**** Dataset ****
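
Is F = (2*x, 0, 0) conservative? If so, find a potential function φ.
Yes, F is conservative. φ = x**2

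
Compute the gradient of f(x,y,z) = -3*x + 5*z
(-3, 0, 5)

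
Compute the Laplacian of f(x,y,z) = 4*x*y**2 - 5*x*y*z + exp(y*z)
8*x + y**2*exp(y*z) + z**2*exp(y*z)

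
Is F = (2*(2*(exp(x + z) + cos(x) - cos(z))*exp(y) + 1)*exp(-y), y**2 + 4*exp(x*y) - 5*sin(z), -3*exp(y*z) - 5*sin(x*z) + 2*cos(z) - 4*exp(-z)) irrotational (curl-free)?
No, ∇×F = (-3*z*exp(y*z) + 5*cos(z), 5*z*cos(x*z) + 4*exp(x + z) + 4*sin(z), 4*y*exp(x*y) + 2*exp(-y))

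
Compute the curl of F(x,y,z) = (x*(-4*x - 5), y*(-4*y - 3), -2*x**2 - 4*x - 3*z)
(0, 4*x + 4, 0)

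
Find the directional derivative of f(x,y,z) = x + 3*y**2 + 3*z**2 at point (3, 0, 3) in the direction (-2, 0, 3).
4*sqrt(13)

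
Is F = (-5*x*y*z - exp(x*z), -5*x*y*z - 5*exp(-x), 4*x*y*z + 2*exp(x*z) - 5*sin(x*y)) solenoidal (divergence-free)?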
****
**** Dataset ****
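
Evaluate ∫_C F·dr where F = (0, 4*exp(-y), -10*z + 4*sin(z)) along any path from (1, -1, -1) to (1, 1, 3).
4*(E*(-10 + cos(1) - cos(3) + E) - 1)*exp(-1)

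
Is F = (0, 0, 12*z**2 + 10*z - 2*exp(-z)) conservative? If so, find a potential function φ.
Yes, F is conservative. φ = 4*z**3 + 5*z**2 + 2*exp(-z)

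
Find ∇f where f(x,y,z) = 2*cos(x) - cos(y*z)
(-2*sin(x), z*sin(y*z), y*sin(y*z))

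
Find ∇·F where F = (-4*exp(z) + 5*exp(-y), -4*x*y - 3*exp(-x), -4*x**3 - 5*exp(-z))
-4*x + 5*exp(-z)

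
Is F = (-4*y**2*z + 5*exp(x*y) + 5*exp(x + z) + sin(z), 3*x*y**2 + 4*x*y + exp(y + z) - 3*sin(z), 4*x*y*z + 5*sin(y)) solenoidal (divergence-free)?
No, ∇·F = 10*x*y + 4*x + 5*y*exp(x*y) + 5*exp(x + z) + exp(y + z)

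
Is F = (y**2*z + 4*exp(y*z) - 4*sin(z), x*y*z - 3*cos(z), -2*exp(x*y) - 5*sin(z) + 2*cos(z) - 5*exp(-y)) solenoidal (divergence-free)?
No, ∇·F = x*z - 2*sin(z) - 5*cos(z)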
****
Exercise requirements — Reproduce exactly the section above that begins at the line containing "Is F = (2*x, 0, 0)" and ends at the line containing "Is F = (-5*x*y*z", leaving out all other lines.

Response for this exercise —
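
Is F = (2*x, 0, 0) conservative? If so, find a potential function φ.
Yes, F is conservative. φ = x**2

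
Compute the gradient of f(x,y,z) = -3*x + 5*z
(-3, 0, 5)

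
Compute the Laplacian of f(x,y,z) = 4*x*y**2 - 5*x*y*z + exp(y*z)
8*x + y**2*exp(y*z) + z**2*exp(y*z)

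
Is F = (2*(2*(exp(x + z) + cos(x) - cos(z))*exp(y) + 1)*exp(-y), y**2 + 4*exp(x*y) - 5*sin(z), -3*exp(y*z) - 5*sin(x*z) + 2*cos(z) - 4*exp(-z)) irrotational (curl-free)?
No, ∇×F = (-3*z*exp(y*z) + 5*cos(z), 5*z*cos(x*z) + 4*exp(x + z) + 4*sin(z), 4*y*exp(x*y) + 2*exp(-y))

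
Compute the curl of F(x,y,z) = (x*(-4*x - 5), y*(-4*y - 3), -2*x**2 - 4*x - 3*z)
(0, 4*x + 4, 0)

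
Find the directional derivative of f(x,y,z) = x + 3*y**2 + 3*z**2 at point (3, 0, 3) in the direction (-2, 0, 3).
4*sqrt(13)

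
Is F = (-5*x*y*z - exp(x*z), -5*x*y*z - 5*exp(-x), 4*x*y*z + 2*exp(x*z) - 5*sin(x*y)) solenoidal (divergence-free)?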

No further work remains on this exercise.